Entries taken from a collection
+++

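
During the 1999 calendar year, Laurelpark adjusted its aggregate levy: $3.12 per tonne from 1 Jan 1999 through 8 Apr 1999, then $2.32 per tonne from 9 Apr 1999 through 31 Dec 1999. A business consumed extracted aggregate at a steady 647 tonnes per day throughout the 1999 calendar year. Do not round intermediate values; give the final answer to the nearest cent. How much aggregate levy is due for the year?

$598,604.40

1 Jan – 8 Apr 1999: 98 days × 647 tonnes/day = 63,406 tonnes at $3.12/tonne → $197,826.72
9 Apr – 31 Dec 1999: 267 days × 647 tonnes/day = 172,749 tonnes at $2.32/tonne → $400,777.68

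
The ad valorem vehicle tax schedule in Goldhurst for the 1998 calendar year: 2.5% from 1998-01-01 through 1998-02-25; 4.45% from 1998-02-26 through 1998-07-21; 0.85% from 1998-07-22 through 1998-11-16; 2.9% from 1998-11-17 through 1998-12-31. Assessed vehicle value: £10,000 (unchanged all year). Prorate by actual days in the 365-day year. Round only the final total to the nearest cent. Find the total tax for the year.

£279.59

1998-01-01 to 1998-02-25: 56 days at 2.5% → £10,000 × 2.5% × 56/365 = £38.3562
1998-02-26 to 1998-07-21: 146 days at 4.45% → £10,000 × 4.45% × 146/365 = £178.0000
1998-07-22 to 1998-11-16: 118 days at 0.85% → £10,000 × 0.85% × 118/365 = £27.4795
1998-11-17 to 1998-12-31: 45 days at 2.9% → £10,000 × 2.9% × 45/365 = £35.7534
Total = £279.5890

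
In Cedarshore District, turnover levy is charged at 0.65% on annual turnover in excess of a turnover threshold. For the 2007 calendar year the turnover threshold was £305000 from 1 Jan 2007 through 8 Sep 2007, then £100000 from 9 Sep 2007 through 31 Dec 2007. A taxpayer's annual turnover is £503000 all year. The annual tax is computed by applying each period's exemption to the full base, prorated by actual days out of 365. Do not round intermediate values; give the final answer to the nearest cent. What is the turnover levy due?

1 Jan – 8 Sep 2007: 251 days, exemption £305000 → (£503000 − £305000) × 0.65% × 251/365 = £885.0329
9 Sep – 31 Dec 2007: 114 days, exemption £100000 → (£503000 − £100000) × 0.65% × 114/365 = £818.1452
Total = £1703.1781

£1703.18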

+++

• **Work instruction**: Starting from the line with "In Cedarshore District, turnover", write out every remaining line of the data above exactly, the final line included, and nothing before it.

• **Completed exercise**:
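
In Cedarshore District, turnover levy is charged at 0.65% on annual turnover in excess of a turnover threshold. For the 2007 calendar year the turnover threshold was £305000 from 1 Jan 2007 through 8 Sep 2007, then £100000 from 9 Sep 2007 through 31 Dec 2007. A taxpayer's annual turnover is £503000 all year. The annual tax is computed by applying each period's exemption to the full base, prorated by actual days out of 365. Do not round intermediate values; give the final answer to the nearest cent. What is the turnover levy due?

1 Jan – 8 Sep 2007: 251 days, exemption £305000 → (£503000 − £305000) × 0.65% × 251/365 = £885.0329
9 Sep – 31 Dec 2007: 114 days, exemption £100000 → (£503000 − £100000) × 0.65% × 114/365 = £818.1452
Total = £1703.1781

£1703.18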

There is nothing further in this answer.